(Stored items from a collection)
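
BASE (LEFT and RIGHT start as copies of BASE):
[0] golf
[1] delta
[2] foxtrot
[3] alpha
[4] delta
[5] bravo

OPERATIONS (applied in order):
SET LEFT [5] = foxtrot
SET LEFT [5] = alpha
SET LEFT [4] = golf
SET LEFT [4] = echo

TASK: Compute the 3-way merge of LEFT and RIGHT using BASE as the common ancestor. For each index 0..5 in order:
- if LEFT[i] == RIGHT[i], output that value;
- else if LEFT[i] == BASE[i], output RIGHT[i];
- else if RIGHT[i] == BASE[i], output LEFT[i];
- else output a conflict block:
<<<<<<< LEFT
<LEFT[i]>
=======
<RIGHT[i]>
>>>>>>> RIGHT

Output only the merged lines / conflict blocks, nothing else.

Answer: golf
delta
foxtrot
alpha
echo
alpha

Derivation:
Final LEFT:  [golf, delta, foxtrot, alpha, echo, alpha]
Final RIGHT: [golf, delta, foxtrot, alpha, delta, bravo]
i=0: L=golf R=golf -> agree -> golf
i=1: L=delta R=delta -> agree -> delta
i=2: L=foxtrot R=foxtrot -> agree -> foxtrot
i=3: L=alpha R=alpha -> agree -> alpha
i=4: L=echo, R=delta=BASE -> take LEFT -> echo
i=5: L=alpha, R=bravo=BASE -> take LEFT -> alpha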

▶ **Task requirements**:
From the records, copy out each line that includes the string "order".

▶ **Answer**:
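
OPERATIONS (applied in order):
TASK: Compute the 3-way merge of LEFT and RIGHT using BASE as the common ancestor. For each index 0..5 in order: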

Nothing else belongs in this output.